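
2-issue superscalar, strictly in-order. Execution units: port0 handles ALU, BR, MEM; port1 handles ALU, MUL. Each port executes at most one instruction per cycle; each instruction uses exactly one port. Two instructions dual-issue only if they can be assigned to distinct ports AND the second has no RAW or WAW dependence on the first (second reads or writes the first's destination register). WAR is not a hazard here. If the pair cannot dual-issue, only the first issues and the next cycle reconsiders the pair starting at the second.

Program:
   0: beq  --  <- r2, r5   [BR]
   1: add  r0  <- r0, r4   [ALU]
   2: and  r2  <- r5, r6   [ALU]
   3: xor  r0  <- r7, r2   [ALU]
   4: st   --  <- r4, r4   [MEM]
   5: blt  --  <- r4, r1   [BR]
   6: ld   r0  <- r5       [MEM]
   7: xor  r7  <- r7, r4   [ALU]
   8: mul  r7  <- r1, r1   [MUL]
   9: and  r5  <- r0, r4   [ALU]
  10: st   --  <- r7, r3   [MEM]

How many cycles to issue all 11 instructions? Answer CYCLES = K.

CYCLES = 7

0. beq.BR;add.ALU @i0+i1  | 2-wide
1. and.ALU @i2  | RAW r2
2. xor.ALU;st.MEM @i3+i4  | 2-wide
3. blt.BR @i5  | no-port BR/MEM
4. ld.MEM;xor.ALU @i6+i7  | 2-wide
5. mul.MUL;and.ALU @i8+i9  | 2-wide
6. st.MEM @i10  | tail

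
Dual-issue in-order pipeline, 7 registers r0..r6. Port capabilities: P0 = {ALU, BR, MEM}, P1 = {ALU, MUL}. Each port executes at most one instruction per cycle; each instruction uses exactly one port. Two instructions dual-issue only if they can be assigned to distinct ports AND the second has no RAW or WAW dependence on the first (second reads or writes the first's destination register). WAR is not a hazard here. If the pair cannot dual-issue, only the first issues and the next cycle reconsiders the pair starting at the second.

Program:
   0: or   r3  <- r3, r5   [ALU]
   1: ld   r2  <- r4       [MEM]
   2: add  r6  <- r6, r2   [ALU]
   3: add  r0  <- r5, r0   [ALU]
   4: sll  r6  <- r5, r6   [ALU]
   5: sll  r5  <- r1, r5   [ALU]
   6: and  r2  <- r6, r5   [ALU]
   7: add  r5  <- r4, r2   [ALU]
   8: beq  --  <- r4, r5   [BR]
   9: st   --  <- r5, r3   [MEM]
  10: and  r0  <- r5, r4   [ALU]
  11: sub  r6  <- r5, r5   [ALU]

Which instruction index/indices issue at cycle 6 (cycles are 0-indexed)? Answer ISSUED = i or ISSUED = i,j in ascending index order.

t=0 i0/i1:or/ld ; pair
t=1 i2/i3:add/add ; pair
t=2 i4/i5:sll/sll ; pair
t=3 i6:and ; RAW r2
t=4 i7:add ; RAW r5
t=5 i8:beq ; no-port BR/MEM
t=6 i9/i10:st/and ; pair
t=7 i11:sub ; tail

ISSUED = 9,10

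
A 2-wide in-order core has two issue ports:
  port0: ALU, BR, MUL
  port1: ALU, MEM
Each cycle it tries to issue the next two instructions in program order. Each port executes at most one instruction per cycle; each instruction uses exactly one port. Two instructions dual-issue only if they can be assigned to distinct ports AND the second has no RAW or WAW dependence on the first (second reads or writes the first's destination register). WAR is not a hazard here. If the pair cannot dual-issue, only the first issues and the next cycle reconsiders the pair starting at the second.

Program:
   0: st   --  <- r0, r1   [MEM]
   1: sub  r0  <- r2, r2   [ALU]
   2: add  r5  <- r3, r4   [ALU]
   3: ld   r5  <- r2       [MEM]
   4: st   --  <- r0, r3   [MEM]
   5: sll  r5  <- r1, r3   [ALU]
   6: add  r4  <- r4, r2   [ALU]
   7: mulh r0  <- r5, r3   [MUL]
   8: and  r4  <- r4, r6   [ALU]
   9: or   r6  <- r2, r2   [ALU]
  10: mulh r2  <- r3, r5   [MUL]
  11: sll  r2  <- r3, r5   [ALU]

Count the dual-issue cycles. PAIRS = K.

PAIRS = 4

c0: i0&i1 st.MEM;sub.ALU  pair
c1: i2 add.ALU  WAW r5
c2: i3 ld.MEM  no-port MEM/MEM
c3: i4&i5 st.MEM;sll.ALU  pair
c4: i6&i7 add.ALU;mulh.MUL  pair
c5: i8&i9 and.ALU;or.ALU  pair
c6: i10 mulh.MUL  WAW r2
c7: i11 sll.ALU  tail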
━━━━
Output all of the data without altering a single line.

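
2-issue superscalar, strictly in-order. Execution units: port0 handles ALU, BR, MEM; port1 handles ALU, MUL. Each port executes at most one instruction per cycle; each instruction uses exactly one port. Two instructions dual-issue only if they can be assigned to distinct ports AND the second has no RAW or WAW dependence on the first (second reads or writes the first's destination register). WAR is not a hazard here. If the pair cannot dual-issue, only the first issues and the next cycle reconsiders the pair starting at the second.

Program:
   0: beq  --  <- r2, r5   [BR]
   1: add  r0  <- r0, r4   [ALU]
   2: and  r2  <- r5, r6   [ALU]
   3: xor  r0  <- r7, r2   [ALU]
   4: st   --  <- r4, r4   [MEM]
   5: blt  --  <- r4, r1   [BR]
   6: ld   r0  <- r5       [MEM]
   7: xor  r7  <- r7, r4   [ALU]
   8: mul  r7  <- r1, r1   [MUL]
   9: and  r5  <- r0, r4   [ALU]
  10: st   --  <- r7, r3   [MEM]

How many cycles to issue all 11 instructions? Answer CYCLES = K.

CYCLES = 7

0. beq.BR;add.ALU @i0+i1  | 2-wide
1. and.ALU @i2  | RAW r2
2. xor.ALU;st.MEM @i3+i4  | 2-wide
3. blt.BR @i5  | no-port BR/MEM
4. ld.MEM;xor.ALU @i6+i7  | 2-wide
5. mul.MUL;and.ALU @i8+i9  | 2-wide
6. st.MEM @i10  | tail

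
Dual-issue in-order pipeline, 7 registers r0..r6. Port capabilities: P0 = {ALU, BR, MEM}, P1 = {ALU, MUL}. Each port executes at most one instruction per cycle; each instruction uses exactly one port. Two instructions dual-issue only if they can be assigned to distinct ports AND the second has no RAW or WAW dependence on the first (second reads or writes the first's destination register). WAR is not a hazard here. If the pair cannot dual-issue, only the first issues and the next cycle reconsiders the pair starting at the second.

Program:
   0: or   r3  <- r3, r5   [ALU]
   1: ld   r2  <- r4       [MEM]
   2: add  r6  <- r6, r2   [ALU]
   3: add  r0  <- r5, r0   [ALU]
   4: sll  r6  <- r5, r6   [ALU]
   5: sll  r5  <- r1, r5   [ALU]
   6: and  r2  <- r6, r5   [ALU]
   7: add  r5  <- r4, r2   [ALU]
   8: beq  --  <- r4, r5   [BR]
   9: st   --  <- r5, r3   [MEM]
  10: and  r0  <- r5, r4   [ALU]
  11: sub  r6  <- r5, r5   [ALU]

Which instruction index/indices issue at cycle 6 (cycles are 0-indexed)? Answer ISSUED = i or ISSUED = i,j in ascending index order.

t=0 i0/i1:or/ld ; pair
t=1 i2/i3:add/add ; pair
t=2 i4/i5:sll/sll ; pair
t=3 i6:and ; RAW r2
t=4 i7:add ; RAW r5
t=5 i8:beq ; no-port BR/MEM
t=6 i9/i10:st/and ; pair
t=7 i11:sub ; tail

ISSUED = 9,10

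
A 2-wide in-order core has two issue ports:
  port0: ALU, BR, MUL
  port1: ALU, MEM
Each cycle it tries to issue the next two instructions in program order. Each port executes at most one instruction per cycle; each instruction uses exactly one port. Two instructions dual-issue only if they can be assigned to distinct ports AND the second has no RAW or WAW dependence on the first (second reads or writes the first's destination register). WAR is not a hazard here. If the pair cannot dual-issue, only the first issues and the next cycle reconsiders the pair starting at the second.

Program:
   0: st   --  <- r0, r1   [MEM]
   1: sub  r0  <- r2, r2   [ALU]
   2: add  r5  <- r3, r4   [ALU]
   3: ld   r5  <- r2       [MEM]
   4: st   --  <- r0, r3   [MEM]
   5: sll  r5  <- r1, r3   [ALU]
   6: add  r4  <- r4, r2   [ALU]
   7: mulh r0  <- r5, r3   [MUL]
   8: and  r4  <- r4, r6   [ALU]
   9: or   r6  <- r2, r2   [ALU]
  10: mulh r2  <- r3, r5   [MUL]
  11: sll  r2  <- r3, r5   [ALU]

Count the dual-issue cycles. PAIRS = K.

PAIRS = 4

c0: i0&i1 st.MEM;sub.ALU  pair
c1: i2 add.ALU  WAW r5
c2: i3 ld.MEM  no-port MEM/MEM
c3: i4&i5 st.MEM;sll.ALU  pair
c4: i6&i7 add.ALU;mulh.MUL  pair
c5: i8&i9 and.ALU;or.ALU  pair
c6: i10 mulh.MUL  WAW r2
c7: i11 sll.ALU  tail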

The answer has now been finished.